------ Supplied material ------

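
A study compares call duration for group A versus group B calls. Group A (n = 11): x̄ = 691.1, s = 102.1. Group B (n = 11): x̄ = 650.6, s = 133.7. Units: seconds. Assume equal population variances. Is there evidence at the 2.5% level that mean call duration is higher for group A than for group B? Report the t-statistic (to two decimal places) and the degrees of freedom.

t = 0.80, df = 20

Let group 1 = group A, group 2 = group B. H0: μ_1 = μ_2; H1: μ_1 > μ_2 (two-sample pooled-variance t-test, right-tailed).
s_p² = [(11−1)·102.1² + (11−1)·133.7²]/(11+11−2) = 14150
t = (691.1 − 650.6)/√[14150·(1/11 + 1/11)] = 0.80
df = n₁ + n₂ − 2 = 20
p-value = P(T ≥ 0.80) ≈ 0.217
Since p ≈ 0.217 > α = 0.025, fail to reject H0; the evidence is not statistically significant.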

------

What you are asked to do =>
A faithful copy of all the records is required.

Response to this task =>
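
A study compares call duration for group A versus group B calls. Group A (n = 11): x̄ = 691.1, s = 102.1. Group B (n = 11): x̄ = 650.6, s = 133.7. Units: seconds. Assume equal population variances. Is there evidence at the 2.5% level that mean call duration is higher for group A than for group B? Report the t-statistic (to two decimal places) and the degrees of freedom.

t = 0.80, df = 20

Let group 1 = group A, group 2 = group B. H0: μ_1 = μ_2; H1: μ_1 > μ_2 (two-sample pooled-variance t-test, right-tailed).
s_p² = [(11−1)·102.1² + (11−1)·133.7²]/(11+11−2) = 14150
t = (691.1 − 650.6)/√[14150·(1/11 + 1/11)] = 0.80
df = n₁ + n₂ − 2 = 20
p-value = P(T ≥ 0.80) ≈ 0.217
Since p ≈ 0.217 > α = 0.025, fail to reject H0; the evidence is not statistically significant.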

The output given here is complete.